>>

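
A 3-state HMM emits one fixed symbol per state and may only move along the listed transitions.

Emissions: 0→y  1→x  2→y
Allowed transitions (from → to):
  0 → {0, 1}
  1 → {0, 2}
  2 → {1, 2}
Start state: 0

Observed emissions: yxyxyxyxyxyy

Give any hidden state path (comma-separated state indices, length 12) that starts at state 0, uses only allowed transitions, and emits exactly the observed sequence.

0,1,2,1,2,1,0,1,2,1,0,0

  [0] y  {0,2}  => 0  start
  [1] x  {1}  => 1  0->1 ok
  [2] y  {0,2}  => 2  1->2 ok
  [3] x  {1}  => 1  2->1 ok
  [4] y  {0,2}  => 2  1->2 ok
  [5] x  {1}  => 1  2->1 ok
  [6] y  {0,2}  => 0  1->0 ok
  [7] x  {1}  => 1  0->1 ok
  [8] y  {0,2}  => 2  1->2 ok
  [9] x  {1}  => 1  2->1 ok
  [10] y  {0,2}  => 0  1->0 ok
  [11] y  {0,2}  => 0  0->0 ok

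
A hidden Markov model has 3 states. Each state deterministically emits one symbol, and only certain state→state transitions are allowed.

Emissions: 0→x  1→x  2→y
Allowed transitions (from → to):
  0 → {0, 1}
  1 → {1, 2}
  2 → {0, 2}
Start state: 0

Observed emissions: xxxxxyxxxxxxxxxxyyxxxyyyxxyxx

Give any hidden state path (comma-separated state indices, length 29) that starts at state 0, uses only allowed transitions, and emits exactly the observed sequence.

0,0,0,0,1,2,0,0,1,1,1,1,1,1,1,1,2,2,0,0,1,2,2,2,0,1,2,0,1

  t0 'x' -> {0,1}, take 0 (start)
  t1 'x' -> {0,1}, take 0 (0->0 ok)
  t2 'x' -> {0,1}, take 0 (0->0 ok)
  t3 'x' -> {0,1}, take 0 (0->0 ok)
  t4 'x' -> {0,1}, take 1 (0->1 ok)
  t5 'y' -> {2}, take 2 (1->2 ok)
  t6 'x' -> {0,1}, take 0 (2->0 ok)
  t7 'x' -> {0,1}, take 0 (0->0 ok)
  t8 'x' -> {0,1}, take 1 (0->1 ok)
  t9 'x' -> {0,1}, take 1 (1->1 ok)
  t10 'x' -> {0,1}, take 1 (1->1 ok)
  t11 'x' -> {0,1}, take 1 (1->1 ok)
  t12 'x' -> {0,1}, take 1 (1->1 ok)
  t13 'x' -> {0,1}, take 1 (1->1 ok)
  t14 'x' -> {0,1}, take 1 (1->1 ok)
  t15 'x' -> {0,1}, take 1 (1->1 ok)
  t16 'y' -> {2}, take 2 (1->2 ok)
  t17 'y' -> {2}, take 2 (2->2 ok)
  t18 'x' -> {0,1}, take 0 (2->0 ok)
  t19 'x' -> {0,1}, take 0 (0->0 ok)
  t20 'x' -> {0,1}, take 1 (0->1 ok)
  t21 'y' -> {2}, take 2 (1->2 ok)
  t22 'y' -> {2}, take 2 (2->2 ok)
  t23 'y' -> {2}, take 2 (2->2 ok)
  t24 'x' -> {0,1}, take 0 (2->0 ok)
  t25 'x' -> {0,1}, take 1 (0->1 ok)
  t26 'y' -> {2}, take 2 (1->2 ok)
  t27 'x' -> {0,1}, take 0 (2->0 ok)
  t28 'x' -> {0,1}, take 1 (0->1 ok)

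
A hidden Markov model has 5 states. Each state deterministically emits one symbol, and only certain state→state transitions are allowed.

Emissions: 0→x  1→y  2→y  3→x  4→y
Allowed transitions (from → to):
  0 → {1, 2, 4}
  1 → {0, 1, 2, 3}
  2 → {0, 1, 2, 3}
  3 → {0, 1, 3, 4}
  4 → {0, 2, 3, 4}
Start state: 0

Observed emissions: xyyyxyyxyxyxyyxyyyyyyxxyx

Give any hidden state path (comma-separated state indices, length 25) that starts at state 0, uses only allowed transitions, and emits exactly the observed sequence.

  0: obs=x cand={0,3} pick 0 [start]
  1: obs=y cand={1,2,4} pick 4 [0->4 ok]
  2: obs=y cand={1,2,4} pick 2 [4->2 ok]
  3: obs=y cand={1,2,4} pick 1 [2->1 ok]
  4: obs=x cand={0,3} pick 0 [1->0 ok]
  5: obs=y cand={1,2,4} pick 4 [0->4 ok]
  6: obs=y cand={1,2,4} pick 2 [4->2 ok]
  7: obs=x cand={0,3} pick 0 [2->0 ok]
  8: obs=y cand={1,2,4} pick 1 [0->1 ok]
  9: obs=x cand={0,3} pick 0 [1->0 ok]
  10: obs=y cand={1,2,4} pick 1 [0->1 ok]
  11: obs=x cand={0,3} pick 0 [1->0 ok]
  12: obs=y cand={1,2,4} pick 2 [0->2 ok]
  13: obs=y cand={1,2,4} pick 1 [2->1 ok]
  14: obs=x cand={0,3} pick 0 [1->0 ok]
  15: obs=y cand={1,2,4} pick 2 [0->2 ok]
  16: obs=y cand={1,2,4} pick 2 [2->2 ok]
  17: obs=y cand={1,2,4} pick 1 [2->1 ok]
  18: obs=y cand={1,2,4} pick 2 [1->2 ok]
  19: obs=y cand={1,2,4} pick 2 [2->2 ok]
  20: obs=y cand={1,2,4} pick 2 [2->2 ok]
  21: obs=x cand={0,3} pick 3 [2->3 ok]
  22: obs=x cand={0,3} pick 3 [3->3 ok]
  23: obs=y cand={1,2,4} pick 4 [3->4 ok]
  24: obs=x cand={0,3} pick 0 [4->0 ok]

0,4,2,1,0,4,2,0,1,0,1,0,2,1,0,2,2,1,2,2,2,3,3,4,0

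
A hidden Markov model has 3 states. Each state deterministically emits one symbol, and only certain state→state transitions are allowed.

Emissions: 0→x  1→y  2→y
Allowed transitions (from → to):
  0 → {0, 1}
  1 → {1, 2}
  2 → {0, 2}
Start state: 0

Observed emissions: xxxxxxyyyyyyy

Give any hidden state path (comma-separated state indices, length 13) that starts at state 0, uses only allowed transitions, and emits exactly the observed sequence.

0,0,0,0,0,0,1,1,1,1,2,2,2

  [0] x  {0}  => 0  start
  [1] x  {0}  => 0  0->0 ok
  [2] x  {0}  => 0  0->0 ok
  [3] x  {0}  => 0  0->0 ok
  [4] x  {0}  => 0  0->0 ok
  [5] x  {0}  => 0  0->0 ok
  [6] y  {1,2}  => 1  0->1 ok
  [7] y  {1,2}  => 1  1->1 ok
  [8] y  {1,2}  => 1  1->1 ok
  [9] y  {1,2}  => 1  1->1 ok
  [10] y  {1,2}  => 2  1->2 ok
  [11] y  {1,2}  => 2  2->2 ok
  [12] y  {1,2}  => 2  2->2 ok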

<<

### Activity
The answer should reproduce each entry above in full.

### Solution to the problem
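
A 3-state HMM emits one fixed symbol per state and may only move along the listed transitions.

Emissions: 0→y  1→x  2→y
Allowed transitions (from → to):
  0 → {0, 1}
  1 → {0, 2}
  2 → {1, 2}
Start state: 0

Observed emissions: yxyxyxyxyxyy

Give any hidden state path (comma-separated state indices, length 12) that starts at state 0, uses only allowed transitions, and emits exactly the observed sequence.

0,1,2,1,2,1,0,1,2,1,0,0

  [0] y  {0,2}  => 0  start
  [1] x  {1}  => 1  0->1 ok
  [2] y  {0,2}  => 2  1->2 ok
  [3] x  {1}  => 1  2->1 ok
  [4] y  {0,2}  => 2  1->2 ok
  [5] x  {1}  => 1  2->1 ok
  [6] y  {0,2}  => 0  1->0 ok
  [7] x  {1}  => 1  0->1 ok
  [8] y  {0,2}  => 2  1->2 ok
  [9] x  {1}  => 1  2->1 ok
  [10] y  {0,2}  => 0  1->0 ok
  [11] y  {0,2}  => 0  0->0 ok

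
A hidden Markov model has 3 states. Each state deterministically emits one symbol, and only certain state→state transitions are allowed.

Emissions: 0→x  1→x  2→y
Allowed transitions (from → to):
  0 → {0, 1}
  1 → {1, 2}
  2 → {0, 2}
Start state: 0

Observed emissions: xxxxxyxxxxxxxxxxyyxxxyyyxxyxx

Give any hidden state path (comma-separated state indices, length 29) that starts at state 0, uses only allowed transitions, and emits exactly the observed sequence.

0,0,0,0,1,2,0,0,1,1,1,1,1,1,1,1,2,2,0,0,1,2,2,2,0,1,2,0,1

  t0 'x' -> {0,1}, take 0 (start)
  t1 'x' -> {0,1}, take 0 (0->0 ok)
  t2 'x' -> {0,1}, take 0 (0->0 ok)
  t3 'x' -> {0,1}, take 0 (0->0 ok)
  t4 'x' -> {0,1}, take 1 (0->1 ok)
  t5 'y' -> {2}, take 2 (1->2 ok)
  t6 'x' -> {0,1}, take 0 (2->0 ok)
  t7 'x' -> {0,1}, take 0 (0->0 ok)
  t8 'x' -> {0,1}, take 1 (0->1 ok)
  t9 'x' -> {0,1}, take 1 (1->1 ok)
  t10 'x' -> {0,1}, take 1 (1->1 ok)
  t11 'x' -> {0,1}, take 1 (1->1 ok)
  t12 'x' -> {0,1}, take 1 (1->1 ok)
  t13 'x' -> {0,1}, take 1 (1->1 ok)
  t14 'x' -> {0,1}, take 1 (1->1 ok)
  t15 'x' -> {0,1}, take 1 (1->1 ok)
  t16 'y' -> {2}, take 2 (1->2 ok)
  t17 'y' -> {2}, take 2 (2->2 ok)
  t18 'x' -> {0,1}, take 0 (2->0 ok)
  t19 'x' -> {0,1}, take 0 (0->0 ok)
  t20 'x' -> {0,1}, take 1 (0->1 ok)
  t21 'y' -> {2}, take 2 (1->2 ok)
  t22 'y' -> {2}, take 2 (2->2 ok)
  t23 'y' -> {2}, take 2 (2->2 ok)
  t24 'x' -> {0,1}, take 0 (2->0 ok)
  t25 'x' -> {0,1}, take 1 (0->1 ok)
  t26 'y' -> {2}, take 2 (1->2 ok)
  t27 'x' -> {0,1}, take 0 (2->0 ok)
  t28 'x' -> {0,1}, take 1 (0->1 ok)

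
A hidden Markov model has 5 states. Each state deterministically emits one symbol, and only certain state→state transitions are allowed.

Emissions: 0→x  1→y  2→y  3→x  4→y
Allowed transitions (from → to):
  0 → {1, 2, 4}
  1 → {0, 1, 2, 3}
  2 → {0, 1, 2, 3}
  3 → {0, 1, 3, 4}
  4 → {0, 2, 3, 4}
Start state: 0

Observed emissions: xyyyxyyxyxyxyyxyyyyyyxxyx

Give any hidden state path (comma-separated state indices, length 25) that starts at state 0, uses only allowed transitions, and emits exactly the observed sequence.

  0: obs=x cand={0,3} pick 0 [start]
  1: obs=y cand={1,2,4} pick 4 [0->4 ok]
  2: obs=y cand={1,2,4} pick 2 [4->2 ok]
  3: obs=y cand={1,2,4} pick 1 [2->1 ok]
  4: obs=x cand={0,3} pick 0 [1->0 ok]
  5: obs=y cand={1,2,4} pick 4 [0->4 ok]
  6: obs=y cand={1,2,4} pick 2 [4->2 ok]
  7: obs=x cand={0,3} pick 0 [2->0 ok]
  8: obs=y cand={1,2,4} pick 1 [0->1 ok]
  9: obs=x cand={0,3} pick 0 [1->0 ok]
  10: obs=y cand={1,2,4} pick 1 [0->1 ok]
  11: obs=x cand={0,3} pick 0 [1->0 ok]
  12: obs=y cand={1,2,4} pick 2 [0->2 ok]
  13: obs=y cand={1,2,4} pick 1 [2->1 ok]
  14: obs=x cand={0,3} pick 0 [1->0 ok]
  15: obs=y cand={1,2,4} pick 2 [0->2 ok]
  16: obs=y cand={1,2,4} pick 2 [2->2 ok]
  17: obs=y cand={1,2,4} pick 1 [2->1 ok]
  18: obs=y cand={1,2,4} pick 2 [1->2 ok]
  19: obs=y cand={1,2,4} pick 2 [2->2 ok]
  20: obs=y cand={1,2,4} pick 2 [2->2 ok]
  21: obs=x cand={0,3} pick 3 [2->3 ok]
  22: obs=x cand={0,3} pick 3 [3->3 ok]
  23: obs=y cand={1,2,4} pick 4 [3->4 ok]
  24: obs=x cand={0,3} pick 0 [4->0 ok]

0,4,2,1,0,4,2,0,1,0,1,0,2,1,0,2,2,1,2,2,2,3,3,4,0

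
A hidden Markov model has 3 states. Each state deterministically emits one symbol, and only certain state→state transitions are allowed.

Emissions: 0→x  1→y  2→y
Allowed transitions (from → to):
  0 → {0, 1}
  1 → {1, 2}
  2 → {0, 2}
Start state: 0

Observed emissions: xxxxxxyyyyyyy

Give any hidden state path (comma-separated state indices, length 13) that starts at state 0, uses only allowed transitions, and emits exactly the observed sequence.

0,0,0,0,0,0,1,1,1,1,2,2,2

  [0] x  {0}  => 0  start
  [1] x  {0}  => 0  0->0 ok
  [2] x  {0}  => 0  0->0 ok
  [3] x  {0}  => 0  0->0 ok
  [4] x  {0}  => 0  0->0 ok
  [5] x  {0}  => 0  0->0 ok
  [6] y  {1,2}  => 1  0->1 ok
  [7] y  {1,2}  => 1  1->1 ok
  [8] y  {1,2}  => 1  1->1 ok
  [9] y  {1,2}  => 1  1->1 ok
  [10] y  {1,2}  => 2  1->2 ok
  [11] y  {1,2}  => 2  2->2 ok
  [12] y  {1,2}  => 2  2->2 ok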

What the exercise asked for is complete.